*Exercise*: Working line by line, output the entries below exactly as they appear.

*Saved data entries*:

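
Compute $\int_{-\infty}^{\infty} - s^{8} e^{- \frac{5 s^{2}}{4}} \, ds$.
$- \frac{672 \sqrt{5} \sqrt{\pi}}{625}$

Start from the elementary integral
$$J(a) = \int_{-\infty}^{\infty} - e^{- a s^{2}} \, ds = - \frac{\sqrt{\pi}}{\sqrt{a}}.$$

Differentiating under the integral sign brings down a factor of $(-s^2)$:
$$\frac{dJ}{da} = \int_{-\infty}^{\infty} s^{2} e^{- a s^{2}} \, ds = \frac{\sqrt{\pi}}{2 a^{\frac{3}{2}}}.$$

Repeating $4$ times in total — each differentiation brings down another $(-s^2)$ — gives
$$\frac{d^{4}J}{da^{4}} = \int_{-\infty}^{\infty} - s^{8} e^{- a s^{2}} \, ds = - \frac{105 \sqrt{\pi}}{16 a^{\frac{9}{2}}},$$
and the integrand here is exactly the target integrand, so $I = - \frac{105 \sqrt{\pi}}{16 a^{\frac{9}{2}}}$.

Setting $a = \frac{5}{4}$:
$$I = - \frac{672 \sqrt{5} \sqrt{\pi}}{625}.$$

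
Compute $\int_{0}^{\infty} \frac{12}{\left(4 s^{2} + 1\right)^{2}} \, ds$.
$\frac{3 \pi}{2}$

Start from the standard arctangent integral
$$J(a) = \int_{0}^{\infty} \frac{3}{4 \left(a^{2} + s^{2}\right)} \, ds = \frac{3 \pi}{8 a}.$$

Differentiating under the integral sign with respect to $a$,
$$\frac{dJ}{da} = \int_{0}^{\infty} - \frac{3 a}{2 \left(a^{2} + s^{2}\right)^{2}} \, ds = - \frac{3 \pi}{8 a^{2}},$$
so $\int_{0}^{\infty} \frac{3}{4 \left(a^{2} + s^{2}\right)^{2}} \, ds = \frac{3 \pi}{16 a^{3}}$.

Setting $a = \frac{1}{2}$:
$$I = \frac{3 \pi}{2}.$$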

*Exercise solution*:
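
Compute $\int_{-\infty}^{\infty} - s^{8} e^{- \frac{5 s^{2}}{4}} \, ds$.
$- \frac{672 \sqrt{5} \sqrt{\pi}}{625}$

Start from the elementary integral
$$J(a) = \int_{-\infty}^{\infty} - e^{- a s^{2}} \, ds = - \frac{\sqrt{\pi}}{\sqrt{a}}.$$

Differentiating under the integral sign brings down a factor of $(-s^2)$:
$$\frac{dJ}{da} = \int_{-\infty}^{\infty} s^{2} e^{- a s^{2}} \, ds = \frac{\sqrt{\pi}}{2 a^{\frac{3}{2}}}.$$

Repeating $4$ times in total — each differentiation brings down another $(-s^2)$ — gives
$$\frac{d^{4}J}{da^{4}} = \int_{-\infty}^{\infty} - s^{8} e^{- a s^{2}} \, ds = - \frac{105 \sqrt{\pi}}{16 a^{\frac{9}{2}}},$$
and the integrand here is exactly the target integrand, so $I = - \frac{105 \sqrt{\pi}}{16 a^{\frac{9}{2}}}$.

Setting $a = \frac{5}{4}$:
$$I = - \frac{672 \sqrt{5} \sqrt{\pi}}{625}.$$

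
Compute $\int_{0}^{\infty} \frac{12}{\left(4 s^{2} + 1\right)^{2}} \, ds$.
$\frac{3 \pi}{2}$

Start from the standard arctangent integral
$$J(a) = \int_{0}^{\infty} \frac{3}{4 \left(a^{2} + s^{2}\right)} \, ds = \frac{3 \pi}{8 a}.$$

Differentiating under the integral sign with respect to $a$,
$$\frac{dJ}{da} = \int_{0}^{\infty} - \frac{3 a}{2 \left(a^{2} + s^{2}\right)^{2}} \, ds = - \frac{3 \pi}{8 a^{2}},$$
so $\int_{0}^{\infty} \frac{3}{4 \left(a^{2} + s^{2}\right)^{2}} \, ds = \frac{3 \pi}{16 a^{3}}$.

Setting $a = \frac{1}{2}$:
$$I = \frac{3 \pi}{2}.$$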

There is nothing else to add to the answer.